■ PROBLEM STATEMENT: Locate the word "sqrt" in the material, then show every line that holds it.

■ PROVIDED INFORMATION:
--- START ---

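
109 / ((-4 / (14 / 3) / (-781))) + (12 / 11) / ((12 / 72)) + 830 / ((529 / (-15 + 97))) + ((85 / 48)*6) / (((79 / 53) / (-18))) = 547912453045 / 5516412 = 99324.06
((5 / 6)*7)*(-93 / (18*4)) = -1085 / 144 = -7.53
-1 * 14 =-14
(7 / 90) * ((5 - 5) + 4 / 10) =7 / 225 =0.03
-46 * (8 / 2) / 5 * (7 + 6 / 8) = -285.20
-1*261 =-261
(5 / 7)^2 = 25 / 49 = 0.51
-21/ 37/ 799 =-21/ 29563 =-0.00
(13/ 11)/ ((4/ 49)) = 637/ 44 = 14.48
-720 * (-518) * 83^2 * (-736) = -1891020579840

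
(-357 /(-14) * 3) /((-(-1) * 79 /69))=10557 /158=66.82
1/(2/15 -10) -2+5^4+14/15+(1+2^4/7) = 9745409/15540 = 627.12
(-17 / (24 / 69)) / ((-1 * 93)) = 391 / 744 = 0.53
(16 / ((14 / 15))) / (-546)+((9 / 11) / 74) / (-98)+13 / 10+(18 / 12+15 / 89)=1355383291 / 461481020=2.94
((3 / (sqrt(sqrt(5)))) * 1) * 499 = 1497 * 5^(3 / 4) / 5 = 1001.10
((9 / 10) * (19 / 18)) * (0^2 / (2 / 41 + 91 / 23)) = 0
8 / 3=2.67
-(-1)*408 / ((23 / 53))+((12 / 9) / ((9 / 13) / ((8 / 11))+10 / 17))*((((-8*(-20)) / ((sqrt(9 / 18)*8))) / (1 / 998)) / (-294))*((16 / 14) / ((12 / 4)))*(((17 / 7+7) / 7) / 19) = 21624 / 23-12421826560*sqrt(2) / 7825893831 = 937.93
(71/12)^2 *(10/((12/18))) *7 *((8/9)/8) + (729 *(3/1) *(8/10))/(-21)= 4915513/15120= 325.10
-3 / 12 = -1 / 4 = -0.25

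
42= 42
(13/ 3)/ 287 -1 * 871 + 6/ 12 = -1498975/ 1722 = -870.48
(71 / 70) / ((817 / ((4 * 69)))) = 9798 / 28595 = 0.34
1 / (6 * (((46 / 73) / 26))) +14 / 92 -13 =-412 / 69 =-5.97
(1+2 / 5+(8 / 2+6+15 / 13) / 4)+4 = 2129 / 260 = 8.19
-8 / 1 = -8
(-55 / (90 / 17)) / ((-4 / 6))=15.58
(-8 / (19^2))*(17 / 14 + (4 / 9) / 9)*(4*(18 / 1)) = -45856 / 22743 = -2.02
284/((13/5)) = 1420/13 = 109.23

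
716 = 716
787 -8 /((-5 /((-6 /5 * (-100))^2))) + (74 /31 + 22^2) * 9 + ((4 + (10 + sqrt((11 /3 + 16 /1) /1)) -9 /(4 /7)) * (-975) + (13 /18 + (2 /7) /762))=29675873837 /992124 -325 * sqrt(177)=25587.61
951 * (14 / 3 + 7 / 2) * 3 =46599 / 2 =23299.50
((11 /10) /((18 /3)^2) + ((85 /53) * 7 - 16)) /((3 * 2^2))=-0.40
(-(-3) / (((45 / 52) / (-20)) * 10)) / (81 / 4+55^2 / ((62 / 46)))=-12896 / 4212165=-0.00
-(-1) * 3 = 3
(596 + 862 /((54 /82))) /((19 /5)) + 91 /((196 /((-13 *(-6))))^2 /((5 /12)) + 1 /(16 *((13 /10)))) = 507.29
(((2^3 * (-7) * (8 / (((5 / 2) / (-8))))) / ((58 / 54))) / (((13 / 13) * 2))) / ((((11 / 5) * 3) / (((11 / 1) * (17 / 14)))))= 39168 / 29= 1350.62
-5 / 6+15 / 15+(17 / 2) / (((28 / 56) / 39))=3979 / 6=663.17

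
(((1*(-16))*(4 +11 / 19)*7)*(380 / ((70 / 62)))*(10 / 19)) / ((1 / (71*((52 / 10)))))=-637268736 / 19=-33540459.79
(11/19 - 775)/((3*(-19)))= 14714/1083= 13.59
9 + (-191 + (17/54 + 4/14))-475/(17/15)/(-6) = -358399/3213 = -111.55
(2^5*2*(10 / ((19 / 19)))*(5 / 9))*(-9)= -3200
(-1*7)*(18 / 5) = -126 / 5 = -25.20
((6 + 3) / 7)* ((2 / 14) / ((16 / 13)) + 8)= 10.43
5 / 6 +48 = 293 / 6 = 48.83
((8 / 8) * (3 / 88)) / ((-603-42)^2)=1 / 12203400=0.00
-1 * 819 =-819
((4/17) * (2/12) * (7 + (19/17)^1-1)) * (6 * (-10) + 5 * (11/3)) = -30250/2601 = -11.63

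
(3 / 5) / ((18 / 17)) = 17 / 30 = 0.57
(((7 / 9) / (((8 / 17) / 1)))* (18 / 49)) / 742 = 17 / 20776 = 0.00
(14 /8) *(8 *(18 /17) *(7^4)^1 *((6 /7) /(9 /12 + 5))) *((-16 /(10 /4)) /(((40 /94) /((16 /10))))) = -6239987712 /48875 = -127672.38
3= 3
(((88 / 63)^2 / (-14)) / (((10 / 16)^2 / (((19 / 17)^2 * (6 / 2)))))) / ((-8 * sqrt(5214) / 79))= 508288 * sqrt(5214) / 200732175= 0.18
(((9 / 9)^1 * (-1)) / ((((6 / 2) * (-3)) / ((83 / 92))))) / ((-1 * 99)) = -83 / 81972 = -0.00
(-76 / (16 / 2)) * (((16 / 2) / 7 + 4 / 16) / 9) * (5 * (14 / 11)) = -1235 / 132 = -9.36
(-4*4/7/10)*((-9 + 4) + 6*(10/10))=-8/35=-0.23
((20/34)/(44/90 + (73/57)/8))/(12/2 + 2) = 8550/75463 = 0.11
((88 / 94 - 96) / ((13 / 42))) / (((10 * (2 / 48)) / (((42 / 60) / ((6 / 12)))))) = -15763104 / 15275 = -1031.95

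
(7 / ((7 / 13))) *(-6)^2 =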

--- END ---

■ SOLUTION TO THE PROBLEM:
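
((3 / (sqrt(sqrt(5)))) * 1) * 499 = 1497 * 5^(3 / 4) / 5 = 1001.10
-(-1)*408 / ((23 / 53))+((12 / 9) / ((9 / 13) / ((8 / 11))+10 / 17))*((((-8*(-20)) / ((sqrt(9 / 18)*8))) / (1 / 998)) / (-294))*((16 / 14) / ((12 / 4)))*(((17 / 7+7) / 7) / 19) = 21624 / 23-12421826560*sqrt(2) / 7825893831 = 937.93
787 -8 /((-5 /((-6 /5 * (-100))^2))) + (74 /31 + 22^2) * 9 + ((4 + (10 + sqrt((11 /3 + 16 /1) /1)) -9 /(4 /7)) * (-975) + (13 /18 + (2 /7) /762))=29675873837 /992124 -325 * sqrt(177)=25587.61
(((88 / 63)^2 / (-14)) / (((10 / 16)^2 / (((19 / 17)^2 * (6 / 2)))))) / ((-8 * sqrt(5214) / 79))= 508288 * sqrt(5214) / 200732175= 0.18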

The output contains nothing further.